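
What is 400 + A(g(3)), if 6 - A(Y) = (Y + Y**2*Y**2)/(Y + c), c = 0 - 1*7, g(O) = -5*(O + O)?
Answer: 824992/37 ≈ 22297.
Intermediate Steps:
g(O) = -10*O
c = -7 (c = 0 - 7 = -7)
A(Y) = 6 - (Y + Y**4)/(-7 + Y) (A(Y) = 6 - (Y + Y**2*Y**2)/(Y - 7) = 6 - (Y + Y**4)/(-7 + Y))
400 + A(g(3)) = 400 + (-42 - (-10*3)**4 + 5*(-10*3))/(-7 - 10*3) = 400 + (-42 - 1*(-30)**4 + 5*(-30))/(-7 - 30) = 400 + (-42 - 1*810000 - 150)/(-37) = 400 - (-42 - 810000 - 150)/37 = 400 - 1/37*(-810192) = 400 + 810192/37 = 824992/37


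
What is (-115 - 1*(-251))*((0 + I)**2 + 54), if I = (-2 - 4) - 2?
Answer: 16048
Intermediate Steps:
I = -8 (I = -6 - 2 = -8)
(-115 - 1*(-251))*((0 + I)**2 + 54) = (-115 - 1*(-251))*((0 - 8)**2 + 54) = (-115 + 251)*((-8)**2 + 54) = 136*(64 + 54) = 136*118 = 16048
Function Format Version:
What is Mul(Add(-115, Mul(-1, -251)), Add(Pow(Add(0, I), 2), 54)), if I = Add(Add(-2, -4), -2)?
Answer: 16048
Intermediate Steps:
I = -8 (I = Add(-6, -2) = -8)
Mul(Add(-115, Mul(-1, -251)), Add(Pow(Add(0, I), 2), 54)) = Mul(Add(-115, Mul(-1, -251)), Add(Pow(Add(0, -8), 2), 54)) = Mul(Add(-115, 251), Add(Pow(-8, 2), 54)) = Mul(136, Add(64, 54)) = Mul(136, 118) = 16048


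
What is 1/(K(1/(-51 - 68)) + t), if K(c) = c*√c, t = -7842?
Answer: -13215016878/103632162357277 + 119*I*√119/103632162357277 ≈ -0.00012752 + 1.2526e-11*I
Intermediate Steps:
K(c) = c^(3/2)
1/(K(1/(-51 - 68)) + t) = 1/((1/(-51 - 68))^(3/2) - 7842) = 1/((1/(-119))^(3/2) - 7842) = 1/((-1/119)^(3/2) - 7842) = 1/(-I*√119/14161 - 7842) = 1/(-7842 - I*√119/14161)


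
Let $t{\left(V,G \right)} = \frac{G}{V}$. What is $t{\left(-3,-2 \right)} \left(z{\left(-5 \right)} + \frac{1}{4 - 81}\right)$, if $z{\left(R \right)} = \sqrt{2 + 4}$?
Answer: $- \frac{2}{231} + \frac{2 \sqrt{6}}{3} \approx 1.6243$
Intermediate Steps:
$z{\left(R \right)} = \sqrt{6}$
$t{\left(-3,-2 \right)} \left(z{\left(-5 \right)} + \frac{1}{4 - 81}\right) = - \frac{2}{-3} \left(\sqrt{6} + \frac{1}{4 - 81}\right) = \left(-2\right) \left(- \frac{1}{3}\right) \left(\sqrt{6} + \frac{1}{-77}\right) = \frac{2 \left(\sqrt{6} - \frac{1}{77}\right)}{3} = \frac{2 \left(- \frac{1}{77} + \sqrt{6}\right)}{3} = - \frac{2}{231} + \frac{2 \sqrt{6}}{3}$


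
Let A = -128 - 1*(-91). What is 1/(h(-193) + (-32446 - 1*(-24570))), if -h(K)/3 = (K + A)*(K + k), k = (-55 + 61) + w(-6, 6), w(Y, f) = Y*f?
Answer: -1/161746 ≈ -6.1825e-6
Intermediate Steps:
k = -30 (k = (-55 + 61) - 6*6 = 6 - 36 = -30)
A = -37 (A = -128 + 91 = -37)
h(K) = -3*(-37 + K)*(-30 + K) (h(K) = -3*(K - 37)*(K - 30) = -3*(-37 + K)*(-30 + K))
1/(h(-193) + (-32446 - 1*(-24570))) = 1/((-3330 - 3*(-193)² + 201*(-193)) + (-32446 - 1*(-24570))) = 1/((-3330 - 3*37249 - 38793) + (-32446 + 24570)) = 1/((-3330 - 111747 - 38793) - 7876) = 1/(-153870 - 7876) = 1/(-161746) = -1/161746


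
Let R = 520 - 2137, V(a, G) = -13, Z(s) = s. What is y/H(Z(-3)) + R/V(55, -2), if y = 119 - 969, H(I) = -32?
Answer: 31397/208 ≈ 150.95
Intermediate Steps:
y = -850
R = -1617
y/H(Z(-3)) + R/V(55, -2) = -850/(-32) - 1617/(-13) = -850*(-1/32) - 1617*(-1/13) = 425/16 + 1617/13 = 31397/208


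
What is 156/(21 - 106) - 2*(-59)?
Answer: 9874/85 ≈ 116.16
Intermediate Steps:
156/(21 - 106) - 2*(-59) = 156/(-85) + 118 = 156*(-1/85) + 118 = -156/85 + 118 = 9874/85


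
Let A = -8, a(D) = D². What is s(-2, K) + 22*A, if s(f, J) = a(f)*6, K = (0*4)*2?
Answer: -152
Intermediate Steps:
K = 0 (K = 0*2 = 0)
s(f, J) = 6*f² (s(f, J) = f²*6 = 6*f²)
s(-2, K) + 22*A = 6*(-2)² + 22*(-8) = 6*4 - 176 = 24 - 176 = -152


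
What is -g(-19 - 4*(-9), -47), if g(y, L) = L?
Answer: 47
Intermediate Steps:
-g(-19 - 4*(-9), -47) = -1*(-47) = 47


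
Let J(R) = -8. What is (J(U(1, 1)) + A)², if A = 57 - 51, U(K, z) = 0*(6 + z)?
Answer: 4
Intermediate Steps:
U(K, z) = 0
A = 6
(J(U(1, 1)) + A)² = (-8 + 6)² = (-2)² = 4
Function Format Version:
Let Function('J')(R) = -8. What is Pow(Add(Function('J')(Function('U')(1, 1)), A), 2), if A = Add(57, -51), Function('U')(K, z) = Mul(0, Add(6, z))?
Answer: 4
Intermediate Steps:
Function('U')(K, z) = 0
A = 6
Pow(Add(Function('J')(Function('U')(1, 1)), A), 2) = Pow(Add(-8, 6), 2) = Pow(-2, 2) = 4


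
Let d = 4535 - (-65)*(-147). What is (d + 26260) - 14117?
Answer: 7123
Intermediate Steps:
d = -5020 (d = 4535 - 1*9555 = 4535 - 9555 = -5020)
(d + 26260) - 14117 = (-5020 + 26260) - 14117 = 21240 - 14117 = 7123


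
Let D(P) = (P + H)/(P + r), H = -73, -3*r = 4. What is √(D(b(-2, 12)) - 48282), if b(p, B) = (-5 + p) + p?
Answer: 4*I*√2899461/31 ≈ 219.71*I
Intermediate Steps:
b(p, B) = -5 + 2*p
r = -4/3 (r = -⅓*4 = -4/3 ≈ -1.3333)
D(P) = (-73 + P)/(-4/3 + P) (D(P) = (P - 73)/(P - 4/3) = (-73 + P)/(-4/3 + P))
√(D(b(-2, 12)) - 48282) = √(3*(-73 + (-5 + 2*(-2)))/(-4 + 3*(-5 + 2*(-2))) - 48282) = √(3*(-73 + (-5 - 4))/(-4 + 3*(-5 - 4)) - 48282) = √(3*(-73 - 9)/(-4 + 3*(-9)) - 48282) = √(3*(-82)/(-4 - 27) - 48282) = √(3*(-82)/(-31) - 48282) = √(3*(-1/31)*(-82) - 48282) = √(246/31 - 48282) = √(-1496496/31) = 4*I*√2899461/31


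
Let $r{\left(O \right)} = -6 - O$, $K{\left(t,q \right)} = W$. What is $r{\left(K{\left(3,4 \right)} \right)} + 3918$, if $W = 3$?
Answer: $3909$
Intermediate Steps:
$K{\left(t,q \right)} = 3$
$r{\left(K{\left(3,4 \right)} \right)} + 3918 = \left(-6 - 3\right) + 3918 = -9 + 3918 = 3909$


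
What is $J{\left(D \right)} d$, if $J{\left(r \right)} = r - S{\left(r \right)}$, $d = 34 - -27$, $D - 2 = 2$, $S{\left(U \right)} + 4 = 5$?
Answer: $183$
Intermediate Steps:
$S{\left(U \right)} = 1$ ($S{\left(U \right)} = -4 + 5 = 1$)
$D = 4$ ($D = 2 + 2 = 4$)
$d = 61$ ($d = 34 + 27 = 61$)
$J{\left(r \right)} = -1 + r$ ($J{\left(r \right)} = r - 1 = -1 + r$)
$J{\left(D \right)} d = \left(-1 + 4\right) 61 = 3 \cdot 61 = 183$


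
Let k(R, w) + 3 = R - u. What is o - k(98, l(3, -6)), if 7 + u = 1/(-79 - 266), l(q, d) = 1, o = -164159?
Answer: -56670046/345 ≈ -1.6426e+5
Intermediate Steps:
u = -2416/345 (u = -7 + 1/(-79 - 266) = -7 + 1/(-345) = -7 - 1/345 = -2416/345 ≈ -7.0029)
k(R, w) = 1381/345 + R (k(R, w) = -3 + (R - 1*(-2416/345)) = -3 + (R + 2416/345) = -3 + (2416/345 + R) = 1381/345 + R)
o - k(98, l(3, -6)) = -164159 - (1381/345 + 98) = -164159 - 1*35191/345 = -164159 - 35191/345 = -56670046/345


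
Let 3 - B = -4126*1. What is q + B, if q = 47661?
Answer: 51790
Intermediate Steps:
B = 4129 (B = 3 - (-4126) = 3 - 1*(-4126) = 3 + 4126 = 4129)
q + B = 47661 + 4129 = 51790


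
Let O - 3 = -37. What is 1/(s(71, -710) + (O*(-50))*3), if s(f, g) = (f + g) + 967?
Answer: 1/5428 ≈ 0.00018423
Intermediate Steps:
O = -34 (O = 3 - 37 = -34)
s(f, g) = 967 + f + g
1/(s(71, -710) + (O*(-50))*3) = 1/((967 + 71 - 710) - 34*(-50)*3) = 1/(328 + 1700*3) = 1/(328 + 5100) = 1/5428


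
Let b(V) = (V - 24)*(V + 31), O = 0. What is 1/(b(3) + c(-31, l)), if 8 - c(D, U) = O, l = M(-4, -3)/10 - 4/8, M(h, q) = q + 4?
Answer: -1/706 ≈ -0.0014164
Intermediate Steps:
b(V) = (-24 + V)*(31 + V)
M(h, q) = 4 + q
l = -2/5 (l = (4 - 3)/10 - 4/8 = 1*(1/10) - 4*1/8 = 1/10 - 1/2 = -2/5 ≈ -0.40000)
c(D, U) = 8 (c(D, U) = 8 - 1*0 = 8 + 0 = 8)
1/(b(3) + c(-31, l)) = 1/((-744 + 3**2 + 7*3) + 8) = 1/((-744 + 9 + 21) + 8) = 1/(-714 + 8) = 1/(-706) = -1/706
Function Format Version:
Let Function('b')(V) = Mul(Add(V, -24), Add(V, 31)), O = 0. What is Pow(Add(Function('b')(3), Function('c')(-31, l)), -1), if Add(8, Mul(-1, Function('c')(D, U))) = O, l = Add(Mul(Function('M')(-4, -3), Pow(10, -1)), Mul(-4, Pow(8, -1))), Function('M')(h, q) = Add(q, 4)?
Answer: Rational(-1, 706) ≈ -0.0014164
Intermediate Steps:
Function('b')(V) = Mul(Add(-24, V), Add(31, V))
Function('M')(h, q) = Add(4, q)
l = Rational(-2, 5) (l = Add(Mul(Add(4, -3), Pow(10, -1)), Mul(-4, Pow(8, -1))) = Add(Mul(1, Rational(1, 10)), Mul(-4, Rational(1, 8))) = Add(Rational(1, 10), Rational(-1, 2)) = Rational(-2, 5) ≈ -0.40000)
Function('c')(D, U) = 8 (Function('c')(D, U) = Add(8, Mul(-1, 0)) = Add(8, 0) = 8)
Pow(Add(Function('b')(3), Function('c')(-31, l)), -1) = Pow(Add(Add(-744, Pow(3, 2), Mul(7, 3)), 8), -1) = Pow(Add(Add(-744, 9, 21), 8), -1) = Pow(Add(-714, 8), -1) = Pow(-706, -1) = Rational(-1, 706)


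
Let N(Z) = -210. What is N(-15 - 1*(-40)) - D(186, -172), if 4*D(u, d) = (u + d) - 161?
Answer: -693/4 ≈ -173.25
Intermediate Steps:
D(u, d) = -161/4 + d/4 + u/4 (D(u, d) = ((u + d) - 161)/4 = ((d + u) - 161)/4 = (-161 + d + u)/4 = -161/4 + d/4 + u/4)
N(-15 - 1*(-40)) - D(186, -172) = -210 - (-161/4 + (1/4)*(-172) + (1/4)*186) = -210 - (-161/4 - 43 + 93/2) = -210 - 1*(-147/4) = -210 + 147/4 = -693/4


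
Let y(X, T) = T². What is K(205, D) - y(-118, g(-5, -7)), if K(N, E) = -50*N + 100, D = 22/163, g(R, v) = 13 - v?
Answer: -10550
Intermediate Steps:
D = 22/163 (D = 22*(1/163) = 22/163 ≈ 0.13497)
K(N, E) = 100 - 50*N
K(205, D) - y(-118, g(-5, -7)) = (100 - 50*205) - (13 - 1*(-7))² = (100 - 10250) - (13 + 7)² = -10150 - 1*20² = -10150 - 1*400 = -10150 - 400 = -10550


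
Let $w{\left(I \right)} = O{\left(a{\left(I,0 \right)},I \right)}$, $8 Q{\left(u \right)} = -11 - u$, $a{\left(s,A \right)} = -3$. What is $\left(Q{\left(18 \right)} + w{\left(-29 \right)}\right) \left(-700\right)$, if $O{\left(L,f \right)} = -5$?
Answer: $\frac{12075}{2} \approx 6037.5$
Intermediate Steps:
$Q{\left(u \right)} = - \frac{11}{8} - \frac{u}{8}$ ($Q{\left(u \right)} = \frac{-11 - u}{8} = - \frac{11}{8} - \frac{u}{8}$)
$w{\left(I \right)} = -5$
$\left(Q{\left(18 \right)} + w{\left(-29 \right)}\right) \left(-700\right) = \left(\left(- \frac{11}{8} - \frac{9}{4}\right) - 5\right) \left(-700\right) = \left(- \frac{29}{8} - 5\right) \left(-700\right) = \left(- \frac{69}{8}\right) \left(-700\right) = \frac{12075}{2}$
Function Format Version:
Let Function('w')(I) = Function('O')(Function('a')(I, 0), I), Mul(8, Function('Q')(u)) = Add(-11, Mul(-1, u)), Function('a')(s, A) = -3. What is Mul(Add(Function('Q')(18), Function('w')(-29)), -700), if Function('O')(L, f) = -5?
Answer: Rational(12075, 2) ≈ 6037.5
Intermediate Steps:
Function('Q')(u) = Add(Rational(-11, 8), Mul(Rational(-1, 8), u)) (Function('Q')(u) = Mul(Rational(1, 8), Add(-11, Mul(-1, u))) = Add(Rational(-11, 8), Mul(Rational(-1, 8), u)))
Function('w')(I) = -5
Mul(Add(Function('Q')(18), Function('w')(-29)), -700) = Mul(Add(Add(Rational(-11, 8), Mul(Rational(-1, 8), 18)), -5), -700) = Mul(Add(Add(Rational(-11, 8), Rational(-9, 4)), -5), -700) = Mul(Add(Rational(-29, 8), -5), -700) = Mul(Rational(-69, 8), -700) = Rational(12075, 2)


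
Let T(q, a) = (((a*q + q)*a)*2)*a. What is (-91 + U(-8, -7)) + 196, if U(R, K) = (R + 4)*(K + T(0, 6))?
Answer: 133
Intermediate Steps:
T(q, a) = 2*a²*(q + a*q) (T(q, a) = (((q + a*q)*a)*2)*a = ((a*(q + a*q))*2)*a = (2*a*(q + a*q))*a = 2*a²*(q + a*q))
U(R, K) = K*(4 + R) (U(R, K) = (R + 4)*(K + 2*0*6²*(1 + 6)) = (4 + R)*(K + 2*0*36*7) = (4 + R)*(K + 0) = (4 + R)*K = K*(4 + R))
(-91 + U(-8, -7)) + 196 = (-91 - 7*(4 - 8)) + 196 = (-91 - 7*(-4)) + 196 = (-91 + 28) + 196 = -63 + 196 = 133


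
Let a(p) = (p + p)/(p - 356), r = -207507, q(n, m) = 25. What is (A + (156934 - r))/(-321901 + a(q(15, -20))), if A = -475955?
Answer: 36911134/106549281 ≈ 0.34642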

ABOUT THIS TASK: Transcribe, exactly and without additions, the lines of the records above, beginning with the line that contains "Let N(Z) = -210." and ending with the line that contains "Answer: -693/4 ≈ -173.25", both included.

WRITTEN SOLUTION:
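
Let N(Z) = -210. What is N(-15 - 1*(-40)) - D(186, -172), if 4*D(u, d) = (u + d) - 161?
Answer: -693/4 ≈ -173.25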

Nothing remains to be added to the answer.